> **Exercise brief**: Set out exactly, line by line, the stretch of data below that begins at the line containing "Invoices were issued" and ends at the line containing "- Aug 19 2004", with both ends kept.

Stored data:

• • • •

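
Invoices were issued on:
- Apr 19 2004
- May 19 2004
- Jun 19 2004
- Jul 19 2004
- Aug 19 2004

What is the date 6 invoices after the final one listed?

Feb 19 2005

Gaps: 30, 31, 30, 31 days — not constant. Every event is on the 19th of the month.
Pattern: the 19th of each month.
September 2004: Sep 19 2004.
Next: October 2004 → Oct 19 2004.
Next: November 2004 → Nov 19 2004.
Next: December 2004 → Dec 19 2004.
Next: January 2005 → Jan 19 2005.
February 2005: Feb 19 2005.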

• • • •

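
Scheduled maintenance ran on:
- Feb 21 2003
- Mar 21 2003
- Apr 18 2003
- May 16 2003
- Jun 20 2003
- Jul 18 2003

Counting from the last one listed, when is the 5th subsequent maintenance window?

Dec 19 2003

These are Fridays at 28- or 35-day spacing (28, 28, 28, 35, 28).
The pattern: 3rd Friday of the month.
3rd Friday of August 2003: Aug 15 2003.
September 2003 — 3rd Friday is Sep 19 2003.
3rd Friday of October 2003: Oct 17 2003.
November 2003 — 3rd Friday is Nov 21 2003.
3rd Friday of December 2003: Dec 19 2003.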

• • • •

> **Solution to this exercise**:
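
Invoices were issued on:
- Apr 19 2004
- May 19 2004
- Jun 19 2004
- Jul 19 2004
- Aug 19 2004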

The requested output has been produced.